Task requirements =
The answer should hold exactly the lines of the entries below from the one containing "A buffer forms" through the last line, both included.

Recorded information =
++++++++
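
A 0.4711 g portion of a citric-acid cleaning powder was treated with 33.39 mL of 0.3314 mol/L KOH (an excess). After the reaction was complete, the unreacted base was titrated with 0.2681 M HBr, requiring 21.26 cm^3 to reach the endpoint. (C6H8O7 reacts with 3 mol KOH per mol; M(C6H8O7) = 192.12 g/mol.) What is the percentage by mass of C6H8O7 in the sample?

72.9%

Total n(KOH) added = 0.3314 x 0.03339 = 0.01107 mol.
n(HBr) used = 0.2681 x 0.02126 = 0.005700 mol, which equals the excess n(KOH).
So n(KOH) consumed by the sample = 0.01107 - 0.005700 = 0.005366 mol.
n(C6H8O7) = 0.005366 / 3 = 0.001789 mol.
mass C6H8O7 = 0.001789 x 192.12 = 0.3436 g, so %C6H8O7 = 0.3436/0.4711 x 100 = 72.9%.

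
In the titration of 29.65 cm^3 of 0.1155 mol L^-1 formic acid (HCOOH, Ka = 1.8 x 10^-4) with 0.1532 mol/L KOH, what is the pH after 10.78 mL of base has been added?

Initial n(HCOOH) = 0.1155 x 0.02965 = 0.003425 mol.
n(KOH) added = 0.1532 x 0.01078 = 0.001651 mol, converting that many moles of HCOOH to HCOO-.
Remaining n(HCOOH) = 0.001773 mol; n(HCOO-) = 0.001651 mol.
By Henderson-Hasselbalch, pH = pKa + log([A^-]/[HA]) = 3.74 + log(0.001651/0.001773) = 3.74 + (-0.03) = 3.71.

3.71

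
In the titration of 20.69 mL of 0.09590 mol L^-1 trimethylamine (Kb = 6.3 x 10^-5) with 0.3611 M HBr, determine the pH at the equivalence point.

5.46

n((CH3)3N) = 0.09590 x 0.02069 = 0.001984 mol; V(HBr) at equivalence = 0.001984/0.3611 = 0.005495 L.
At equivalence the base is fully converted to (CH3)3NH+; total volume = 0.02618 L, so [(CH3)3NH+] = 0.001984/0.02618 = 0.07578 M.
Ka((CH3)3NH+) = Kw/Kb = 1.0e-14 / 6.3 x 10^-5 = 1.59e-10.
[H^+] = sqrt(Ka x [(CH3)3NH+]) = sqrt(1.59e-10 x 0.07578) = 3.47e-6 M.
pH = -log(3.47e-6) = 5.46.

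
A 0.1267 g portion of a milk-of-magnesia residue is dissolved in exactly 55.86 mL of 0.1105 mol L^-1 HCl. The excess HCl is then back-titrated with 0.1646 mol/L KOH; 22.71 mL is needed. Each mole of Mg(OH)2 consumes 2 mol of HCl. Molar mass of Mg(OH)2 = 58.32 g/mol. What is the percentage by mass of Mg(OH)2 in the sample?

Total n(HCl) added = 0.1105 x 0.05586 = 0.006173 mol.
n(KOH) used = 0.1646 x 0.02271 = 0.003738 mol, which equals the excess n(HCl).
So n(HCl) consumed by the sample = 0.006173 - 0.003738 = 0.002434 mol.
n(Mg(OH)2) = 0.002434 / 2 = 0.001217 mol.
mass Mg(OH)2 = 0.001217 x 58.32 = 0.07099 g, so %Mg(OH)2 = 0.07099/0.1267 x 100 = 56.0%.

56.0%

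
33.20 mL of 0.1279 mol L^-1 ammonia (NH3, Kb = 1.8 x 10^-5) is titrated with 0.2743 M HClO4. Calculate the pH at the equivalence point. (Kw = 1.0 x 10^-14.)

n(NH3) = 0.1279 x 0.03320 = 0.004246 mol; V(HClO4) at equivalence = 0.004246/0.2743 = 0.01548 L.
At equivalence the base is fully converted to NH4+; total volume = 0.04868 L, so [NH4+] = 0.004246/0.04868 = 0.08723 M.
Ka(NH4+) = Kw/Kb = 1.0e-14 / 1.8 x 10^-5 = 5.56e-10.
[H^+] = sqrt(Ka x [NH4+]) = sqrt(5.56e-10 x 0.08723) = 6.96e-6 M.
pH = -log(6.96e-6) = 5.16.

5.16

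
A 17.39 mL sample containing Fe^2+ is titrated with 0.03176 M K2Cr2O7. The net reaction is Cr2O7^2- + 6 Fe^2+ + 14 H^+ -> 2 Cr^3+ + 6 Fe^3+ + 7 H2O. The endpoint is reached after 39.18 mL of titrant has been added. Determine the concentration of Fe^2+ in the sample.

0.429 M

n(K2Cr2O7) = 0.03176 x 0.03918 = 0.001244 mol.
From the balanced equation, 1 mol K2Cr2O7 reacts with 6 mol Fe^2+, so n(Fe^2+) = 0.001244 x 6/1 = 0.007466 mol.
[Fe^2+] = 0.007466 / 0.01739 L = 0.429 M.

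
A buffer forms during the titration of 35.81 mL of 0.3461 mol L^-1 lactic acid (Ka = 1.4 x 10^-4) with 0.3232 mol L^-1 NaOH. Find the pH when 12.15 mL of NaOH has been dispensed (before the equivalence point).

3.52

Initial n(HC3H5O3) = 0.3461 x 0.03581 = 0.01239 mol.
n(NaOH) added = 0.3232 x 0.01215 = 0.003927 mol, converting that many moles of HC3H5O3 to C3H5O3-.
Remaining n(HC3H5O3) = 0.008467 mol; n(C3H5O3-) = 0.003927 mol.
By Henderson-Hasselbalch, pH = pKa + log([A^-]/[HA]) = 3.85 + log(0.003927/0.008467) = 3.85 + (-0.33) = 3.52.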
++++++++
Exercise solution =
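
A buffer forms during the titration of 35.81 mL of 0.3461 mol L^-1 lactic acid (Ka = 1.4 x 10^-4) with 0.3232 mol L^-1 NaOH. Find the pH when 12.15 mL of NaOH has been dispensed (before the equivalence point).

3.52

Initial n(HC3H5O3) = 0.3461 x 0.03581 = 0.01239 mol.
n(NaOH) added = 0.3232 x 0.01215 = 0.003927 mol, converting that many moles of HC3H5O3 to C3H5O3-.
Remaining n(HC3H5O3) = 0.008467 mol; n(C3H5O3-) = 0.003927 mol.
By Henderson-Hasselbalch, pH = pKa + log([A^-]/[HA]) = 3.85 + log(0.003927/0.008467) = 3.85 + (-0.33) = 3.52.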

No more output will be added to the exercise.